------ GIVEN DATA ------

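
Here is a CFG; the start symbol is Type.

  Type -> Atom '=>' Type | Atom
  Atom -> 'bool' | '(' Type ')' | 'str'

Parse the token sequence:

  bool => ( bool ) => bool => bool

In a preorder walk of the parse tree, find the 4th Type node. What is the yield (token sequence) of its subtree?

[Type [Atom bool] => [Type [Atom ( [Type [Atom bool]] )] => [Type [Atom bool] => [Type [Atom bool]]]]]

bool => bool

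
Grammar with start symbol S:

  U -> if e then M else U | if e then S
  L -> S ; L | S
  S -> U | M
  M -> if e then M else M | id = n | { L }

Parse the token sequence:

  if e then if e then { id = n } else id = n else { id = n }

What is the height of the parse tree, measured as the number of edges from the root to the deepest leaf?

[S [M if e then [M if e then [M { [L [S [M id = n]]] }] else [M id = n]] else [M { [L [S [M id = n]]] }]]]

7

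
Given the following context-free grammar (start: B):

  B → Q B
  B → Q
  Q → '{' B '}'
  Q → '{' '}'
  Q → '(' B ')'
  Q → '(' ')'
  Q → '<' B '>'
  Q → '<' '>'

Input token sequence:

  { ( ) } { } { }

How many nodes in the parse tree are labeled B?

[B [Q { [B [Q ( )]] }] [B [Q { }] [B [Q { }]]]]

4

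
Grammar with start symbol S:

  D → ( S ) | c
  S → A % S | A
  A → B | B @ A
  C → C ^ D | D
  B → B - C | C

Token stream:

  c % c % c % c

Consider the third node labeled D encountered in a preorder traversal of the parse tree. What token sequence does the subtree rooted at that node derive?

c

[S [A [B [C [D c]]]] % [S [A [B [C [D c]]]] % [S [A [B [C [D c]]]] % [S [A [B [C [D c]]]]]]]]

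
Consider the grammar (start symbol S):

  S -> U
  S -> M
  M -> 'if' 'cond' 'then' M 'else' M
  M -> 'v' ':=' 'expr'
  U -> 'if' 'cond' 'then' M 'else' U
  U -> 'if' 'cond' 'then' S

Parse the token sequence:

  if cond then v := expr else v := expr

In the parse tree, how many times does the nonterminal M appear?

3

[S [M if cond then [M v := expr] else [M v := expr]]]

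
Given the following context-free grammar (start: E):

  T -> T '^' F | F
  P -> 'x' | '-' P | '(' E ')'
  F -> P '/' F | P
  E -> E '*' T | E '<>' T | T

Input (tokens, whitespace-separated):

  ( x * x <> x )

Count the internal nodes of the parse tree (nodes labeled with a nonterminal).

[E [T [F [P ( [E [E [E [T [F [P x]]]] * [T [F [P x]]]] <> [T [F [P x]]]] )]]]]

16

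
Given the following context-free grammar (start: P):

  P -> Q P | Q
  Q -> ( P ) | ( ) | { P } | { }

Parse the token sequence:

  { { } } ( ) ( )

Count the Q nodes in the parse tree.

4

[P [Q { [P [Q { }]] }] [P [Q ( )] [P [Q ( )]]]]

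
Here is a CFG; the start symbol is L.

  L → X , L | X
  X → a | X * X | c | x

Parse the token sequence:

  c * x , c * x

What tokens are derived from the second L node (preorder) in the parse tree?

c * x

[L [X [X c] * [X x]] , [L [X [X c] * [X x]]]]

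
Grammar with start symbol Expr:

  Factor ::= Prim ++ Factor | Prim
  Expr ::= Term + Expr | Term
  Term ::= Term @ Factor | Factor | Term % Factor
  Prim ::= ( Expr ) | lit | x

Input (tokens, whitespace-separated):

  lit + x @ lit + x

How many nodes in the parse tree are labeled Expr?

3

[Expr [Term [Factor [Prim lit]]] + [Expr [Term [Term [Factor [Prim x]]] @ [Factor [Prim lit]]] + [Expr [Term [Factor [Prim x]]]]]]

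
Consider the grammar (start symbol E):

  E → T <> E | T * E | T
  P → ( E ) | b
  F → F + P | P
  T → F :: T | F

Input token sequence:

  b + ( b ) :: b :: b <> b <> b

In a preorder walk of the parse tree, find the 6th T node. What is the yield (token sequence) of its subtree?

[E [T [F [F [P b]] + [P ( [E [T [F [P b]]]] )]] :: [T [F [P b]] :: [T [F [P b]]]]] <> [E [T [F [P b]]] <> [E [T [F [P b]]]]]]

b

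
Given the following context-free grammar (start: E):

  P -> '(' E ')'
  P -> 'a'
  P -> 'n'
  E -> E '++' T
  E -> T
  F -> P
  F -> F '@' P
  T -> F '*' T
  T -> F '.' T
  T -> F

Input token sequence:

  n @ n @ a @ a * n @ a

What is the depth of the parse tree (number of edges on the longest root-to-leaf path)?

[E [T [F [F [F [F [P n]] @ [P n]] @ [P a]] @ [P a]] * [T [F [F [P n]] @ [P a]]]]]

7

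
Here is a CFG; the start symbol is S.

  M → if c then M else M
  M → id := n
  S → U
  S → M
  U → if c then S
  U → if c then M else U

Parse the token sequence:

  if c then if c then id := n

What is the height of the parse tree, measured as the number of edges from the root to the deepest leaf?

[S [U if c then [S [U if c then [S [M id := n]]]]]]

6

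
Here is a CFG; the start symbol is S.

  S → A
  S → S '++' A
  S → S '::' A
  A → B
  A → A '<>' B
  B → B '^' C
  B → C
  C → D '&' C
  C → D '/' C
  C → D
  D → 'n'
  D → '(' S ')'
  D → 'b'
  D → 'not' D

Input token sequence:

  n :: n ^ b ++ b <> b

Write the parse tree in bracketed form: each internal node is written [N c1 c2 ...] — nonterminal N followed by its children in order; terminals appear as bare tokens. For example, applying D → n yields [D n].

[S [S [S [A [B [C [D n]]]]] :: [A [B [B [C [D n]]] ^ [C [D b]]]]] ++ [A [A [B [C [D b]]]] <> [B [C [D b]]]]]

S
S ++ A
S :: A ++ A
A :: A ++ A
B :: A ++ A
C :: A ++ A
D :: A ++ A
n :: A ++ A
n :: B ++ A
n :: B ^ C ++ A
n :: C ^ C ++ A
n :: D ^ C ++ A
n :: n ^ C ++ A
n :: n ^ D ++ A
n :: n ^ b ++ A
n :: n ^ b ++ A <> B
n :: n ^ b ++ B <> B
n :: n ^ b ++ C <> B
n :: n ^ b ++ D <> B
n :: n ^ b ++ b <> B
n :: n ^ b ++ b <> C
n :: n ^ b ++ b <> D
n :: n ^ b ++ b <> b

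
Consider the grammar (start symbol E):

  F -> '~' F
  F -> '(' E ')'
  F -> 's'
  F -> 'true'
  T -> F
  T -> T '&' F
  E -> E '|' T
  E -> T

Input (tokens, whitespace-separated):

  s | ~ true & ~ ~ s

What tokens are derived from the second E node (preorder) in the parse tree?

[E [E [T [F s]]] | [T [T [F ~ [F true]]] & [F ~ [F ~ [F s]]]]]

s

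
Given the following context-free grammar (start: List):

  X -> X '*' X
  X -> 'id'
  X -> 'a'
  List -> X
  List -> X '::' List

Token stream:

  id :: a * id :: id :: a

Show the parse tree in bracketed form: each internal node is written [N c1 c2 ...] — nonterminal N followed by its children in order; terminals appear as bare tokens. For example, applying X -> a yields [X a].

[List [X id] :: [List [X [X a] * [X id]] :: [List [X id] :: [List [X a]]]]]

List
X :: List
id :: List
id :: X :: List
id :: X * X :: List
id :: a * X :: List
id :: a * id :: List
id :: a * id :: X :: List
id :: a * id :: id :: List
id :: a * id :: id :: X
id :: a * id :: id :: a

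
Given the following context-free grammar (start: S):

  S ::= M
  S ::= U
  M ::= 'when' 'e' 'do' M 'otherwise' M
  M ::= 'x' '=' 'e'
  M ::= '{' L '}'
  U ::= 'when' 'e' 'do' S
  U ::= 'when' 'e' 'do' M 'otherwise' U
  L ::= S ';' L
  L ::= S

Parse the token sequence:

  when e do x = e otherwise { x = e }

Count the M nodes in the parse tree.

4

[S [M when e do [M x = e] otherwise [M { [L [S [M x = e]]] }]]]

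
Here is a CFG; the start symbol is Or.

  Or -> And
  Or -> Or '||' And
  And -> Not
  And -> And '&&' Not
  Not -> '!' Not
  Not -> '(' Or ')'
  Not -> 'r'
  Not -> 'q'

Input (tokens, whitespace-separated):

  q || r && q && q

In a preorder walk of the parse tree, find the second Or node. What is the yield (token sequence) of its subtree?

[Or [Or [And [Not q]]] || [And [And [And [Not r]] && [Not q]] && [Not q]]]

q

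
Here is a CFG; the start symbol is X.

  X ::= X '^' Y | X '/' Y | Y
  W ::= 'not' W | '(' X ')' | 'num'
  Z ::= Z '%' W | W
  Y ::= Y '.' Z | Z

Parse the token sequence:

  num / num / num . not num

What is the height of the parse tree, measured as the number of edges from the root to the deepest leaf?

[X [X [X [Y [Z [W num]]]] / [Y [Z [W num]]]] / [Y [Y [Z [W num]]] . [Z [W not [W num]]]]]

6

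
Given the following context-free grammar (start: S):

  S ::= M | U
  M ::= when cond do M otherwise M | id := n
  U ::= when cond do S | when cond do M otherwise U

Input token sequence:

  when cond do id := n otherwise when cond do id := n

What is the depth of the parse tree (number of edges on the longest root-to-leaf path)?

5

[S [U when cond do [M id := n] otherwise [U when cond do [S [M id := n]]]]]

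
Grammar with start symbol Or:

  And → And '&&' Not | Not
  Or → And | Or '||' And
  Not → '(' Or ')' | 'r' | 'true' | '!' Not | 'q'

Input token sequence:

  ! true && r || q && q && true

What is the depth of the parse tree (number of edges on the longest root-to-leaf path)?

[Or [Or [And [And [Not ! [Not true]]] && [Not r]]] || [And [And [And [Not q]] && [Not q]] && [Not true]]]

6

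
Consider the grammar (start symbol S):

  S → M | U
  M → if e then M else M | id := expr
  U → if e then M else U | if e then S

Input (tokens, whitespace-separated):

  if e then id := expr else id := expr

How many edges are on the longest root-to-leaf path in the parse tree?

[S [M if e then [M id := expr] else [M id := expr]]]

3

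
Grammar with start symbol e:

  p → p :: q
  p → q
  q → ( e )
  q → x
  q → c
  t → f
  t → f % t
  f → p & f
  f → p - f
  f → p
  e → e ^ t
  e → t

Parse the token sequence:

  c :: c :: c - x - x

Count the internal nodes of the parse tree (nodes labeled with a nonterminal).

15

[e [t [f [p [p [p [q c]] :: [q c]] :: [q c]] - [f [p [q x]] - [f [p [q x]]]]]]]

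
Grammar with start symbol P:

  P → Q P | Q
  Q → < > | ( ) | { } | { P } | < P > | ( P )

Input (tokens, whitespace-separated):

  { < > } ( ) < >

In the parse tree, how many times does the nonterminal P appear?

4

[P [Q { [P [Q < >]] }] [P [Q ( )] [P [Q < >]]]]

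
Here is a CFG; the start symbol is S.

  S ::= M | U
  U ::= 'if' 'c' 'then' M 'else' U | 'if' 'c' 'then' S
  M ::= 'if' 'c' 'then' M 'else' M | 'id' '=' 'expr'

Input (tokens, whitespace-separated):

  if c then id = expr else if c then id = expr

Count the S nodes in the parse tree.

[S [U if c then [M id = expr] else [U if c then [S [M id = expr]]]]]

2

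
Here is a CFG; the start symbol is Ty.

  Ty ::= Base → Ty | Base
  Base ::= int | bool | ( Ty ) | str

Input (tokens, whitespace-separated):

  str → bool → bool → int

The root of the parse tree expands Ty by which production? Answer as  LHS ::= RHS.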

------

§ WHAT TO DO:
For every line of the records above that holds the word "free", count one, and state the total only.

§ FINISHED EXERCISE:
7